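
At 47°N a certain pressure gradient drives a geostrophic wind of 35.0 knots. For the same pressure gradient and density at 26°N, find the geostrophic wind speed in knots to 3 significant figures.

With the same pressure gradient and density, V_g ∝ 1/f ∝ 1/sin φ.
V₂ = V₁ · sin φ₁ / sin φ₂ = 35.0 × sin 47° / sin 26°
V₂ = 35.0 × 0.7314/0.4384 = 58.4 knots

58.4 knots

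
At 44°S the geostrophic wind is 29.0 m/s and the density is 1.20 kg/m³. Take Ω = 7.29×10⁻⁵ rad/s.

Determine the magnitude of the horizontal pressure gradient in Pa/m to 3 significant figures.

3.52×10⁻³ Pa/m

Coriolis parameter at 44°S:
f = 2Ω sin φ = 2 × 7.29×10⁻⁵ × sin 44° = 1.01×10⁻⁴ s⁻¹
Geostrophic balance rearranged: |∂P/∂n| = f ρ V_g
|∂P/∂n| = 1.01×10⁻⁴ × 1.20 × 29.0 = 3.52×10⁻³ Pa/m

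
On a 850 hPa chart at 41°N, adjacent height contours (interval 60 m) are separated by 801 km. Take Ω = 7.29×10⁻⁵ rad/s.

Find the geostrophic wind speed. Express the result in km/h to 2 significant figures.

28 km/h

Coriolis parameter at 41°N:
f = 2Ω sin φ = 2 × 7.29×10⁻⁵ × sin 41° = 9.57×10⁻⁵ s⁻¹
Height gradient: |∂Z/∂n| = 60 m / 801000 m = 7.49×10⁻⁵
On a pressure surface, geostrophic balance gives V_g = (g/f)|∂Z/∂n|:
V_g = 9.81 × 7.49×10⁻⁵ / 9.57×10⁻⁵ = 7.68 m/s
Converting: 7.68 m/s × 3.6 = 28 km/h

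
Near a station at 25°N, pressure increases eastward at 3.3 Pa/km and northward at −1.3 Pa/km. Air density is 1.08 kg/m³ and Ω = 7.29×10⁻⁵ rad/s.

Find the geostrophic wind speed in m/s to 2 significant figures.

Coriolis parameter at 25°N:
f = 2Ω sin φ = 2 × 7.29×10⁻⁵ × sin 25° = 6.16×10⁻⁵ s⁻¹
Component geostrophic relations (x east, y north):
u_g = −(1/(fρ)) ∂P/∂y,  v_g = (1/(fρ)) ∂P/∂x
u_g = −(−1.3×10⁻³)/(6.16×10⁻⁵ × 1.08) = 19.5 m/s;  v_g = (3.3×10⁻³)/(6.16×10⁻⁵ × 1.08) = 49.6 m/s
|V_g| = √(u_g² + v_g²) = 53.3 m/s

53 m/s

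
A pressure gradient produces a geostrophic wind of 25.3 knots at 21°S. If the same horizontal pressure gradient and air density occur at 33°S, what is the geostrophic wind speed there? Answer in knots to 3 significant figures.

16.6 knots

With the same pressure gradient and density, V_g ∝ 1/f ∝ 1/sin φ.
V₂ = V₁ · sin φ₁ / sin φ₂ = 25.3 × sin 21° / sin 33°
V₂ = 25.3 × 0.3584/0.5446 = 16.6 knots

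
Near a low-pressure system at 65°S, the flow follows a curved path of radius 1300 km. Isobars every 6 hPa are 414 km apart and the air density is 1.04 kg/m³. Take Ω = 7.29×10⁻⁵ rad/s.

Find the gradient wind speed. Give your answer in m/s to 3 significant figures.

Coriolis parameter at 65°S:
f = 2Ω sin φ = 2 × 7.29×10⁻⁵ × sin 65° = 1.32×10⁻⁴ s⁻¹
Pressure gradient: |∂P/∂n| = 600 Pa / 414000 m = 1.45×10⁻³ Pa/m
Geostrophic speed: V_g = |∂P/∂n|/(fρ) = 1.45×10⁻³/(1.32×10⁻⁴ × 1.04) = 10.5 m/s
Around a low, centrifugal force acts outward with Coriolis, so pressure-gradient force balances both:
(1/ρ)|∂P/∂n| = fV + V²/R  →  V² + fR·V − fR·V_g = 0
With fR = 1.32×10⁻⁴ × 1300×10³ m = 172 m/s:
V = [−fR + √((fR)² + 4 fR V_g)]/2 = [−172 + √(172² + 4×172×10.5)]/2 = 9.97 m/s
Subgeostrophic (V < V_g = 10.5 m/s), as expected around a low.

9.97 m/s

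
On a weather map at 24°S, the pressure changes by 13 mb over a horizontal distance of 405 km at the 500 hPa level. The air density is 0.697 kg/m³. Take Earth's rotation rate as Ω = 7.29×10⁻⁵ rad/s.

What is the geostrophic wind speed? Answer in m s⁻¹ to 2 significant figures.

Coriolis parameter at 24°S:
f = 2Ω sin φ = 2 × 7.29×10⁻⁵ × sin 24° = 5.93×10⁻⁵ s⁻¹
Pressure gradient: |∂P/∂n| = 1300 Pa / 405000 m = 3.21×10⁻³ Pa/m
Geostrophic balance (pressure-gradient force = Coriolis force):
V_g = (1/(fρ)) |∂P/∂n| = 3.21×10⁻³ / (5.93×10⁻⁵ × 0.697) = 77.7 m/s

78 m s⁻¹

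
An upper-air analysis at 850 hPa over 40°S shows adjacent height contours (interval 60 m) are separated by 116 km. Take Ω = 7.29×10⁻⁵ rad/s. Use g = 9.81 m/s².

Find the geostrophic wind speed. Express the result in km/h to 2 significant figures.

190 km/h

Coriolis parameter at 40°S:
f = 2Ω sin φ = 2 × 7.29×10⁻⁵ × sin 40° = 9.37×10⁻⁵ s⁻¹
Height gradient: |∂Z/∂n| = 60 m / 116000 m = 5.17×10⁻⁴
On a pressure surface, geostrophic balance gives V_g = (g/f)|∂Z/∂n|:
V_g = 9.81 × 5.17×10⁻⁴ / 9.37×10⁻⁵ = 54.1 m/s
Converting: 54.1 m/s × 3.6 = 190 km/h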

Work instructions: The entries above hold a line with "On a 850 hPa" and a later line with "Near a low-pressure". Write out exactly those lines and all lines between, nothing more.

Written solution:
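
On a 850 hPa chart at 41°N, adjacent height contours (interval 60 m) are separated by 801 km. Take Ω = 7.29×10⁻⁵ rad/s.

Find the geostrophic wind speed. Express the result in km/h to 2 significant figures.

28 km/h

Coriolis parameter at 41°N:
f = 2Ω sin φ = 2 × 7.29×10⁻⁵ × sin 41° = 9.57×10⁻⁵ s⁻¹
Height gradient: |∂Z/∂n| = 60 m / 801000 m = 7.49×10⁻⁵
On a pressure surface, geostrophic balance gives V_g = (g/f)|∂Z/∂n|:
V_g = 9.81 × 7.49×10⁻⁵ / 9.57×10⁻⁵ = 7.68 m/s
Converting: 7.68 m/s × 3.6 = 28 km/h

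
Near a station at 25°N, pressure increases eastward at 3.3 Pa/km and northward at −1.3 Pa/km. Air density is 1.08 kg/m³ and Ω = 7.29×10⁻⁵ rad/s.

Find the geostrophic wind speed in m/s to 2 significant figures.

Coriolis parameter at 25°N:
f = 2Ω sin φ = 2 × 7.29×10⁻⁵ × sin 25° = 6.16×10⁻⁵ s⁻¹
Component geostrophic relations (x east, y north):
u_g = −(1/(fρ)) ∂P/∂y,  v_g = (1/(fρ)) ∂P/∂x
u_g = −(−1.3×10⁻³)/(6.16×10⁻⁵ × 1.08) = 19.5 m/s;  v_g = (3.3×10⁻³)/(6.16×10⁻⁵ × 1.08) = 49.6 m/s
|V_g| = √(u_g² + v_g²) = 53.3 m/s

53 m/s

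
A pressure gradient produces a geostrophic wind of 25.3 knots at 21°S. If the same horizontal pressure gradient and air density occur at 33°S, what is the geostrophic wind speed there? Answer in knots to 3 significant figures.

16.6 knots

With the same pressure gradient and density, V_g ∝ 1/f ∝ 1/sin φ.
V₂ = V₁ · sin φ₁ / sin φ₂ = 25.3 × sin 21° / sin 33°
V₂ = 25.3 × 0.3584/0.5446 = 16.6 knots

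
Near a low-pressure system at 65°S, the flow follows a curved path of radius 1300 km. Isobars every 6 hPa are 414 km apart and the air density is 1.04 kg/m³. Take Ω = 7.29×10⁻⁵ rad/s.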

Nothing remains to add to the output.